— Assignment —
Your output should be the listing itself, repeated exactly.

★ ★ ★ ★ ★ ★ ★

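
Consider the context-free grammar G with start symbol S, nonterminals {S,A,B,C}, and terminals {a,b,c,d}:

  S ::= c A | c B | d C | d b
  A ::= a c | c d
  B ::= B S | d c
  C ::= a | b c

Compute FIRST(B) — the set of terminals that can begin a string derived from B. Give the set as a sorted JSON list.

FIRST iteration:
[1]
  A via A→a c: +{a}
  A via A→c d: +{c}
  B via B→d c: +{d}
  C via C→a: +{a}
  C via C→b c: +{b}
  S via S→c A: +{c}
  S via S→d C: +{d}
  FIRST(S)={c,d}  FIRST(A)={a,c}  FIRST(B)={d}  FIRST(C)={a,b}
[2] — fixpoint
  FIRST(S)={c,d}  FIRST(A)={a,c}  FIRST(B)={d}  FIRST(C)={a,b}

FIRST(B) = ["d"]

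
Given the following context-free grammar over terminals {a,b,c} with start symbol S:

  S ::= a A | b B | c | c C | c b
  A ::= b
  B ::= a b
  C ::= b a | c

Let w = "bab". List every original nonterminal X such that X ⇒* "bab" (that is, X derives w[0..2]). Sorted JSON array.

Convert to CNF:
  S -> T0 A | T1 B | T2 C | T2 T1 | c
  A -> b
  B -> T0 T1
  C -> T1 T0 | c
  T0 -> a
  T1 -> b
  T2 -> c

Fill CYK table bottom-up (cells [i..j] with 0 ≤ i ≤ j ≤ 2 only):
  T[0,0] 'b' = {A,T1}  orig:{A}
  T[1,1] 'a' = {T0}  orig:{}
  T[2,2] 'b' = {A,T1}  orig:{A}
  T[0,1] 'ba' = {C}
  T[1,2] 'ab' = {B,S}
  T[0,2] 'bab' = {S}

Original NTs in T[0,2] deriving "bab": ["S"]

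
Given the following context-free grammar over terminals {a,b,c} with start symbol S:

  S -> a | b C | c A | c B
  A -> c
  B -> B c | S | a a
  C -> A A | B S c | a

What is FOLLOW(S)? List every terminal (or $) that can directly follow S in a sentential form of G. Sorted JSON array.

FIRST sets, iterate to fixpoint:
iter 1:
  A via A→c: +{c}
  B via B→a a: +{a}
  C via C→A A: +{c}
  C via C→B S c: +{a}
  S via S→a: +{a}
  S via S→b C: +{b}
  S via S→c A: +{c}
  S: {a,b,c}  A: {c}  B: {a}  C: {a,c}
iter 2:
  B via B→S: +{b,c}
  C via C→B S c: +{b}
  S: {a,b,c}  A: {c}  B: {a,b,c}  C: {a,b,c}
iter 3: done
  S: {a,b,c}  A: {c}  B: {a,b,c}  C: {a,b,c}

FOLLOW sets:
FOLLOW(S) := {$}
iter 1:
  B→B c: FOLLOW(B) ⊇ FIRST(c) = {c}; new: +{c}
  B→S: FOLLOW(S) ⊇ FOLLOW(B) ⊇ {c}; new: +{c}
  C→A A: FOLLOW(A) ⊇ FIRST(A) = {c}; new: +{c}
  C→B S c: FOLLOW(B) ⊇ FIRST(S) = {a,b,c}; new: +{a,b}
  S→b C: FOLLOW(C) ⊇ FOLLOW(S) ⊇ {$,c}; new: +{$,c}
  S→c A: FOLLOW(A) ⊇ FOLLOW(S) ⊇ {$,c}; new: +{$}
  S→c B: FOLLOW(B) ⊇ FOLLOW(S) ⊇ {$,c}; new: +{$}
  FOLLOW(S)={$,c}  FOLLOW(A)={$,c}  FOLLOW(B)={$,a,b,c}  FOLLOW(C)={$,c}
iter 2:
  B→S: FOLLOW(S) ⊇ FOLLOW(B) ⊇ {$,a,b,c}; new: +{a,b}
  S→b C: FOLLOW(C) ⊇ FOLLOW(S) ⊇ {$,a,b,c}; new: +{a,b}
  S→c A: FOLLOW(A) ⊇ FOLLOW(S) ⊇ {$,a,b,c}; new: +{a,b}
  FOLLOW(S)={$,a,b,c}  FOLLOW(A)={$,a,b,c}  FOLLOW(B)={$,a,b,c}  FOLLOW(C)={$,a,b,c}
iter 3: done
  FOLLOW(S)={$,a,b,c}  FOLLOW(A)={$,a,b,c}  FOLLOW(B)={$,a,b,c}  FOLLOW(C)={$,a,b,c}

FOLLOW(S) = ["$", "a", "b", "c"]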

★ ★ ★ ★ ★ ★ ★

— Result of this exercise —
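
Consider the context-free grammar G with start symbol S, nonterminals {S,A,B,C}, and terminals {a,b,c,d}:

  S ::= c A | c B | d C | d b
  A ::= a c | c d
  B ::= B S | d c
  C ::= a | b c

Compute FIRST(B) — the set of terminals that can begin a string derived from B. Give the set as a sorted JSON list.

FIRST iteration:
[1]
  A via A→a c: +{a}
  A via A→c d: +{c}
  B via B→d c: +{d}
  C via C→a: +{a}
  C via C→b c: +{b}
  S via S→c A: +{c}
  S via S→d C: +{d}
  FIRST(S)={c,d}  FIRST(A)={a,c}  FIRST(B)={d}  FIRST(C)={a,b}
[2] — fixpoint
  FIRST(S)={c,d}  FIRST(A)={a,c}  FIRST(B)={d}  FIRST(C)={a,b}

FIRST(B) = ["d"]

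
Given the following context-free grammar over terminals {a,b,c} with start symbol S:

  S ::= a A | b B | c | c C | c b
  A ::= b
  B ::= a b
  C ::= b a | c

Let w = "bab". List every original nonterminal X such that X ⇒* "bab" (that is, X derives w[0..2]). Sorted JSON array.

Convert to CNF:
  S -> T0 A | T1 B | T2 C | T2 T1 | c
  A -> b
  B -> T0 T1
  C -> T1 T0 | c
  T0 -> a
  T1 -> b
  T2 -> c

Fill CYK table bottom-up (cells [i..j] with 0 ≤ i ≤ j ≤ 2 only):
  T[0,0] 'b' = {A,T1}  orig:{A}
  T[1,1] 'a' = {T0}  orig:{}
  T[2,2] 'b' = {A,T1}  orig:{A}
  T[0,1] 'ba' = {C}
  T[1,2] 'ab' = {B,S}
  T[0,2] 'bab' = {S}

Original NTs in T[0,2] deriving "bab": ["S"]

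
Given the following context-free grammar over terminals {a,b,c} with start symbol S:

  S -> a | b C | c A | c B
  A -> c
  B -> B c | S | a a
  C -> A A | B S c | a

What is FOLLOW(S)? List every terminal (or $) that can directly follow S in a sentential form of G. Sorted JSON array.

FIRST sets, iterate to fixpoint:
iter 1:
  A via A→c: +{c}
  B via B→a a: +{a}
  C via C→A A: +{c}
  C via C→B S c: +{a}
  S via S→a: +{a}
  S via S→b C: +{b}
  S via S→c A: +{c}
  S: {a,b,c}  A: {c}  B: {a}  C: {a,c}
iter 2:
  B via B→S: +{b,c}
  C via C→B S c: +{b}
  S: {a,b,c}  A: {c}  B: {a,b,c}  C: {a,b,c}
iter 3: done
  S: {a,b,c}  A: {c}  B: {a,b,c}  C: {a,b,c}

FOLLOW sets:
FOLLOW(S) := {$}
iter 1:
  B→B c: FOLLOW(B) ⊇ FIRST(c) = {c}; new: +{c}
  B→S: FOLLOW(S) ⊇ FOLLOW(B) ⊇ {c}; new: +{c}
  C→A A: FOLLOW(A) ⊇ FIRST(A) = {c}; new: +{c}
  C→B S c: FOLLOW(B) ⊇ FIRST(S) = {a,b,c}; new: +{a,b}
  S→b C: FOLLOW(C) ⊇ FOLLOW(S) ⊇ {$,c}; new: +{$,c}
  S→c A: FOLLOW(A) ⊇ FOLLOW(S) ⊇ {$,c}; new: +{$}
  S→c B: FOLLOW(B) ⊇ FOLLOW(S) ⊇ {$,c}; new: +{$}
  FOLLOW(S)={$,c}  FOLLOW(A)={$,c}  FOLLOW(B)={$,a,b,c}  FOLLOW(C)={$,c}
iter 2:
  B→S: FOLLOW(S) ⊇ FOLLOW(B) ⊇ {$,a,b,c}; new: +{a,b}
  S→b C: FOLLOW(C) ⊇ FOLLOW(S) ⊇ {$,a,b,c}; new: +{a,b}
  S→c A: FOLLOW(A) ⊇ FOLLOW(S) ⊇ {$,a,b,c}; new: +{a,b}
  FOLLOW(S)={$,a,b,c}  FOLLOW(A)={$,a,b,c}  FOLLOW(B)={$,a,b,c}  FOLLOW(C)={$,a,b,c}
iter 3: done
  FOLLOW(S)={$,a,b,c}  FOLLOW(A)={$,a,b,c}  FOLLOW(B)={$,a,b,c}  FOLLOW(C)={$,a,b,c}

FOLLOW(S) = ["$", "a", "b", "c"]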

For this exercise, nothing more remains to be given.